#### [Task prompt]
When the string "satisfy" appears in a line of the records, show the whole line.

#### [Study material]
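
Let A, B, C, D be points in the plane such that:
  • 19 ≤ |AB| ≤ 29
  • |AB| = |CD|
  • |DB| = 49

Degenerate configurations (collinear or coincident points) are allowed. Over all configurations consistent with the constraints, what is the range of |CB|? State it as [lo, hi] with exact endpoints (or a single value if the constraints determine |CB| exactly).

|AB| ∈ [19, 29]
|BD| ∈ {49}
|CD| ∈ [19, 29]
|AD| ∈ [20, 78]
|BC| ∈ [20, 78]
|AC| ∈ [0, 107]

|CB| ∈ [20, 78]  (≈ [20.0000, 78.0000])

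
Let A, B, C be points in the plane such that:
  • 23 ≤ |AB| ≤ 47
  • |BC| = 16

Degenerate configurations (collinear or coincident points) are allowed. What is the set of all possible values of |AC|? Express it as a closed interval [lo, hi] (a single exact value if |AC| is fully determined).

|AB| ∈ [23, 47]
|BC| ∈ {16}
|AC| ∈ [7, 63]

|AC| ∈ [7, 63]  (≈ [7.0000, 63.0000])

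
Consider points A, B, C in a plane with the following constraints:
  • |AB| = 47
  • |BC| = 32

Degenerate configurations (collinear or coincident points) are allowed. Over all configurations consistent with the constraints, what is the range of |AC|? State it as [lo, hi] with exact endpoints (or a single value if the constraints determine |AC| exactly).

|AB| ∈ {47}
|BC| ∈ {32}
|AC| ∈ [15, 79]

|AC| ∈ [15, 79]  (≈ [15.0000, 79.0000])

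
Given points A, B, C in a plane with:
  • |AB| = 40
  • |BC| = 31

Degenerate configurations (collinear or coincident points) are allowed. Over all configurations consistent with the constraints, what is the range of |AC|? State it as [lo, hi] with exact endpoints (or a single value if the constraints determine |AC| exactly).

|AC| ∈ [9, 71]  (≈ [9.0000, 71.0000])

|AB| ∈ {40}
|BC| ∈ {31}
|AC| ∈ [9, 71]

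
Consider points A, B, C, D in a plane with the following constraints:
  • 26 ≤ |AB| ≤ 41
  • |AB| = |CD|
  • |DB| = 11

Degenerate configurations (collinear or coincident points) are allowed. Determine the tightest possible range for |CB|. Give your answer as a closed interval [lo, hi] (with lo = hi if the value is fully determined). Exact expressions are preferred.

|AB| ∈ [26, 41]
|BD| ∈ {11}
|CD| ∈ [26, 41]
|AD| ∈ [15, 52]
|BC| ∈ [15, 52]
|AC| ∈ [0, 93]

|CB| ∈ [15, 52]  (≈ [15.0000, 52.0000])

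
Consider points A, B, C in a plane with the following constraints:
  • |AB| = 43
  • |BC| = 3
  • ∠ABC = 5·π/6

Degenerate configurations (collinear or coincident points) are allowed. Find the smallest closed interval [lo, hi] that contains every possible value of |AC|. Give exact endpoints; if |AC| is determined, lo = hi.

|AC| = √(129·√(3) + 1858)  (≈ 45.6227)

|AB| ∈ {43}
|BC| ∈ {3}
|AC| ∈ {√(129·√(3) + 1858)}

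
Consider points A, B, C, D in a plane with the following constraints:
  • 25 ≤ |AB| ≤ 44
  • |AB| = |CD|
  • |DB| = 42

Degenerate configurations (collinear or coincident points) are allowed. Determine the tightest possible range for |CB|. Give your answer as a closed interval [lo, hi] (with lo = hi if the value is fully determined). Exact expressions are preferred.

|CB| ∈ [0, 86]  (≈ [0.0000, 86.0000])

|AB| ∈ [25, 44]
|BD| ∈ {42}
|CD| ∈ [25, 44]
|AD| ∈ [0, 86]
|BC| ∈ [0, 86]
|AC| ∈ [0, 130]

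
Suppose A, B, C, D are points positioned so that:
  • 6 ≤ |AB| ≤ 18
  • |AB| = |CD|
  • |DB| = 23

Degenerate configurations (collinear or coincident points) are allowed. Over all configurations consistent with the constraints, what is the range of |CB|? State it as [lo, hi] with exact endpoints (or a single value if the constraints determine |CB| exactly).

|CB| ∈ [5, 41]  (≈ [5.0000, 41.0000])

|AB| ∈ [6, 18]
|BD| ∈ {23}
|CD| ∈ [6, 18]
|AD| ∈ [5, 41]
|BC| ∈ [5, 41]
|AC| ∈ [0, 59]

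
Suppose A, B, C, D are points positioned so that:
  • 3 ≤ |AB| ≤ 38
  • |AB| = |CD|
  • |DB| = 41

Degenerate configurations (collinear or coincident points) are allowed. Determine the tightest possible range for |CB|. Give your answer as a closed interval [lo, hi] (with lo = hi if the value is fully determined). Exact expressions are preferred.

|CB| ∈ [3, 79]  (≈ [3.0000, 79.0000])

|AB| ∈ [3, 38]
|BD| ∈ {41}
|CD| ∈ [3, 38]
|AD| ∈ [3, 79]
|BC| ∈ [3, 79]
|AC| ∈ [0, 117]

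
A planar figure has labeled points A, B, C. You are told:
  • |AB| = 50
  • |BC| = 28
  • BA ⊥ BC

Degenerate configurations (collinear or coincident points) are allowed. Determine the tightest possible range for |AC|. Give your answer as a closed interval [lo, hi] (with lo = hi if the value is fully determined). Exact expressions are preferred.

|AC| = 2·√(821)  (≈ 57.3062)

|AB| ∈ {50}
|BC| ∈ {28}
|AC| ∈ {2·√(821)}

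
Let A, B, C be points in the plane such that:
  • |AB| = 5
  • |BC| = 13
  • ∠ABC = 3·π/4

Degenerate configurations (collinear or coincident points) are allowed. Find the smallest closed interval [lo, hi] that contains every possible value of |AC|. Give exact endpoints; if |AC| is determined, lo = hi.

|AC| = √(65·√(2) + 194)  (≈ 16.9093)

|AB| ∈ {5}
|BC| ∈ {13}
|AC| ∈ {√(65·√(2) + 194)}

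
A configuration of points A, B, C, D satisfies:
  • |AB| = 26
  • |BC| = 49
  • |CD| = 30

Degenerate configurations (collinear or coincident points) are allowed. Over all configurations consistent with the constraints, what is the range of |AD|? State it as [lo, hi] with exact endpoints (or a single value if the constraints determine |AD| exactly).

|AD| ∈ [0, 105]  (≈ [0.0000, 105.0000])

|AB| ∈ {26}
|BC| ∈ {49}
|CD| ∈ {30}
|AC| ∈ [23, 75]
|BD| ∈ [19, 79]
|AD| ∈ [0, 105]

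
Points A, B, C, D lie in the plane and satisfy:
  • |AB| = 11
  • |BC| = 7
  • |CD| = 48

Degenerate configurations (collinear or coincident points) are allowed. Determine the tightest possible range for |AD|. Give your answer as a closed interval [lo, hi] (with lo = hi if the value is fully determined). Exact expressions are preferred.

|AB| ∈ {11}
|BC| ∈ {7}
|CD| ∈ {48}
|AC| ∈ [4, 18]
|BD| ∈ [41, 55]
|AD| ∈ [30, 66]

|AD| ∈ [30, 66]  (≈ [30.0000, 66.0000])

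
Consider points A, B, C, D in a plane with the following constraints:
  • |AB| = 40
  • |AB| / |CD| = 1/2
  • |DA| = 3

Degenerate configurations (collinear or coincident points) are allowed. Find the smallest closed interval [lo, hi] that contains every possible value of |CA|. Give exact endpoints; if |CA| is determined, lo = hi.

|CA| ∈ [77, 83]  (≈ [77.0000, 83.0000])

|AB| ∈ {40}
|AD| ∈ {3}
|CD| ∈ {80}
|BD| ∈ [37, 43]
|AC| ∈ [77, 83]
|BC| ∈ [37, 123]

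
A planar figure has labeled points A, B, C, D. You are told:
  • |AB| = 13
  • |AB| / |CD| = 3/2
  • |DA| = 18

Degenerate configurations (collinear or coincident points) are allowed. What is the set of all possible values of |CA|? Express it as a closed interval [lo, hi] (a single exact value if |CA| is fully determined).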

--

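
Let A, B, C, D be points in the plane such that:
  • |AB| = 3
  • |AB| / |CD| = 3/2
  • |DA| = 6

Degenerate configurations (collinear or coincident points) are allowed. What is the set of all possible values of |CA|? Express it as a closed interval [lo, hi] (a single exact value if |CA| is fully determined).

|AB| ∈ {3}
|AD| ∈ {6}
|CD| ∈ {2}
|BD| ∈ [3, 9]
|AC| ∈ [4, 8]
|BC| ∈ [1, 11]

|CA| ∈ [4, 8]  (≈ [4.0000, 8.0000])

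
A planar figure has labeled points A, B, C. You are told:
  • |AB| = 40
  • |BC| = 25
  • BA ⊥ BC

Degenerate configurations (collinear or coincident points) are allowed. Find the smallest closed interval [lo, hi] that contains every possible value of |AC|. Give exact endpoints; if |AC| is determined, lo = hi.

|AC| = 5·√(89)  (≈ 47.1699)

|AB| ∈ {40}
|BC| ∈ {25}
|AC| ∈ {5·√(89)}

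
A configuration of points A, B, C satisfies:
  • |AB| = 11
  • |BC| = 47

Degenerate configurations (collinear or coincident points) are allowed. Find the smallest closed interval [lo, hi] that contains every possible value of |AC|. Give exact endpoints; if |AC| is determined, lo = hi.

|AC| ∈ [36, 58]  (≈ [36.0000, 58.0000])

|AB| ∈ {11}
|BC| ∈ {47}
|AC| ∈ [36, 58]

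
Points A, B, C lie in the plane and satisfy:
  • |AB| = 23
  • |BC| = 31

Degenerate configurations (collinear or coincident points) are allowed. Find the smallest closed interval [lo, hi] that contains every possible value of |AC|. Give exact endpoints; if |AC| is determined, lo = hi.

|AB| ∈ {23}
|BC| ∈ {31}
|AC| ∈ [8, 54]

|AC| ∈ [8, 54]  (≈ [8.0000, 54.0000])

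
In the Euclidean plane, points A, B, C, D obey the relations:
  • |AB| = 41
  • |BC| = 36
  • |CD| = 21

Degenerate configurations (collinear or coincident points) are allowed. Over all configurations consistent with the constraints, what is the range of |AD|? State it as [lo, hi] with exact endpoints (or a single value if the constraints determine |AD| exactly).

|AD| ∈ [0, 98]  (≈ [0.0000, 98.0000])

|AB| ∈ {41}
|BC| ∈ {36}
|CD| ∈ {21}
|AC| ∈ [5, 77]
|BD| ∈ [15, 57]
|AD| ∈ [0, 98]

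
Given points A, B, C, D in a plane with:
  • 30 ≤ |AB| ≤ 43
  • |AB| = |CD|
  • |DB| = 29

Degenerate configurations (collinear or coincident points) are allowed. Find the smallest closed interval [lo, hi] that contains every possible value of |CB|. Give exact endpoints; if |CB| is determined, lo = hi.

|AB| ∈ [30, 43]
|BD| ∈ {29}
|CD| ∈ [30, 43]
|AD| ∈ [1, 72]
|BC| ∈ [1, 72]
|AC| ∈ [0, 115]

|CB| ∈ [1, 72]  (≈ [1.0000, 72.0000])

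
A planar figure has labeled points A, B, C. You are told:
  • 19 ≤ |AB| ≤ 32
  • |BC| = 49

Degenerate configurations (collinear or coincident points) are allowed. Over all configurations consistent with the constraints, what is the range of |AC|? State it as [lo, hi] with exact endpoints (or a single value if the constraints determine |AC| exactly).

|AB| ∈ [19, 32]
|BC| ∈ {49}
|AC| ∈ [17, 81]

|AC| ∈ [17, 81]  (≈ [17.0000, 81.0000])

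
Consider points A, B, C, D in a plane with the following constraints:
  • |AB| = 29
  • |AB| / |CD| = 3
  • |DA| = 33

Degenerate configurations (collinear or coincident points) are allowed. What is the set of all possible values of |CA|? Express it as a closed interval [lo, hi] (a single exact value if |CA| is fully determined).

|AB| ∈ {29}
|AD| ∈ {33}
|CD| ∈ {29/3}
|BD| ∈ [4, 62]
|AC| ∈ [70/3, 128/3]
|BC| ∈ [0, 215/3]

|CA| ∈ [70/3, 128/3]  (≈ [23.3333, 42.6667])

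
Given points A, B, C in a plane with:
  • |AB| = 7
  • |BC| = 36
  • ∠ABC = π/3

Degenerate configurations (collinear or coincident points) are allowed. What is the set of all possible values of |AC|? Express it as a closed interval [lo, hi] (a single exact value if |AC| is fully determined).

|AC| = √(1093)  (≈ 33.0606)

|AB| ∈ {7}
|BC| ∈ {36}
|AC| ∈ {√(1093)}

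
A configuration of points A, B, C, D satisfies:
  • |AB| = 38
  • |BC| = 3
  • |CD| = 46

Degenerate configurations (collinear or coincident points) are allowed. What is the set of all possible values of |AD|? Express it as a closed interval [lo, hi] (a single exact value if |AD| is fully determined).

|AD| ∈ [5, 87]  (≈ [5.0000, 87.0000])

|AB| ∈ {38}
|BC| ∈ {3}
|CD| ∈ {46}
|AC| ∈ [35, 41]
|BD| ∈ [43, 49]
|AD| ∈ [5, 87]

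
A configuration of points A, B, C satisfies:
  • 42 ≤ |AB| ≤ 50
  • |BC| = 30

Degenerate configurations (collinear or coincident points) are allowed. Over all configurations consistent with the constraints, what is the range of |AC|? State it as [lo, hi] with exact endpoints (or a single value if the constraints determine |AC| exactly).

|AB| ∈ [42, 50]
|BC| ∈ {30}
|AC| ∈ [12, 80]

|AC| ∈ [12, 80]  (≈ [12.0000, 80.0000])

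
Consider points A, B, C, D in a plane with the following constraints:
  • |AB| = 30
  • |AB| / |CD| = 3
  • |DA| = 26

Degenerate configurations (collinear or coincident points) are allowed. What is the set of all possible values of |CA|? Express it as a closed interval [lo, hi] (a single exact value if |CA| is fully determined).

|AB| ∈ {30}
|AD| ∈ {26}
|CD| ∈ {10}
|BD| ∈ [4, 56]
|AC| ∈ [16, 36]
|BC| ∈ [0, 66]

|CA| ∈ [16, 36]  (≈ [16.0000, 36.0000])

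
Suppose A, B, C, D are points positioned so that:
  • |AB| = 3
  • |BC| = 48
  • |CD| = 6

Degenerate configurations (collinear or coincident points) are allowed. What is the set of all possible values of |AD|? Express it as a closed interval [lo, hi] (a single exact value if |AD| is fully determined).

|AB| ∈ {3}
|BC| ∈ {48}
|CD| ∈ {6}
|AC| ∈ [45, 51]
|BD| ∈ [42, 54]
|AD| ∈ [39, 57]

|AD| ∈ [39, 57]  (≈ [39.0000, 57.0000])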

#### [Solution for this problem]
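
Points A, B, C, D lie in the plane and satisfy:
Points A, B, C lie in the plane and satisfy: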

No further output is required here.